┌─ Given data

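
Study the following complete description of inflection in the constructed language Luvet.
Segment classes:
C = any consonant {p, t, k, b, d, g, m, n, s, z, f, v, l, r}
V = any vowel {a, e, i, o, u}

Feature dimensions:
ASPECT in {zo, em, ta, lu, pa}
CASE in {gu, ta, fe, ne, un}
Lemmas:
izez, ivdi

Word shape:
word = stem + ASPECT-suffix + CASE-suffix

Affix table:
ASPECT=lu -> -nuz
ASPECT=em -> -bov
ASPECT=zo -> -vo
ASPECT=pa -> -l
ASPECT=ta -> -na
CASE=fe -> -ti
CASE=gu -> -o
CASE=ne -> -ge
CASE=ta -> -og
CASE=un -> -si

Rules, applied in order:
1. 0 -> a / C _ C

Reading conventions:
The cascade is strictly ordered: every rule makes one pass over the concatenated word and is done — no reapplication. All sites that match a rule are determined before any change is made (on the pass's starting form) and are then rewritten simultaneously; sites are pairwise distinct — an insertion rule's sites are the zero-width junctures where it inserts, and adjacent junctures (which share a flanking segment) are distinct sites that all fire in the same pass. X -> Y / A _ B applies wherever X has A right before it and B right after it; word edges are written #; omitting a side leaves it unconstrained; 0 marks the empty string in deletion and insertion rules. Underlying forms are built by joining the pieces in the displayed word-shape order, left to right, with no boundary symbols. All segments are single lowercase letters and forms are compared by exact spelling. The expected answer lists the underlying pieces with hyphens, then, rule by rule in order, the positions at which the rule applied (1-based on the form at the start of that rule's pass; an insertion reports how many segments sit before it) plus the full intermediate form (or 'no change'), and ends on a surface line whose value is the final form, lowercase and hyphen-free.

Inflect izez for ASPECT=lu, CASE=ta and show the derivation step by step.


underlying: izez-nuz-og
1. 0 -> a / C _ C: inserts after position(s) 4: izezanuzog
surface: izezanuzog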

└─

Your task is to repeat the data exactly; please include every line.

◆ Answer for this exercise
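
Study the following complete description of inflection in the constructed language Luvet.
Segment classes:
C = any consonant {p, t, k, b, d, g, m, n, s, z, f, v, l, r}
V = any vowel {a, e, i, o, u}

Feature dimensions:
ASPECT in {zo, em, ta, lu, pa}
CASE in {gu, ta, fe, ne, un}
Lemmas:
izez, ivdi

Word shape:
word = stem + ASPECT-suffix + CASE-suffix

Affix table:
ASPECT=lu -> -nuz
ASPECT=em -> -bov
ASPECT=zo -> -vo
ASPECT=pa -> -l
ASPECT=ta -> -na
CASE=fe -> -ti
CASE=gu -> -o
CASE=ne -> -ge
CASE=ta -> -og
CASE=un -> -si

Rules, applied in order:
1. 0 -> a / C _ C

Reading conventions:
The cascade is strictly ordered: every rule makes one pass over the concatenated word and is done — no reapplication. All sites that match a rule are determined before any change is made (on the pass's starting form) and are then rewritten simultaneously; sites are pairwise distinct — an insertion rule's sites are the zero-width junctures where it inserts, and adjacent junctures (which share a flanking segment) are distinct sites that all fire in the same pass. X -> Y / A _ B applies wherever X has A right before it and B right after it; word edges are written #; omitting a side leaves it unconstrained; 0 marks the empty string in deletion and insertion rules. Underlying forms are built by joining the pieces in the displayed word-shape order, left to right, with no boundary symbols. All segments are single lowercase letters and forms are compared by exact spelling. The expected answer lists the underlying pieces with hyphens, then, rule by rule in order, the positions at which the rule applied (1-based on the form at the start of that rule's pass; an insertion reports how many segments sit before it) plus the full intermediate form (or 'no change'), and ends on a surface line whose value is the final form, lowercase and hyphen-free.

Inflect izez for ASPECT=lu, CASE=ta and show the derivation step by step.


underlying: izez-nuz-og
1. 0 -> a / C _ C: inserts after position(s) 4: izezanuzog
surface: izezanuzog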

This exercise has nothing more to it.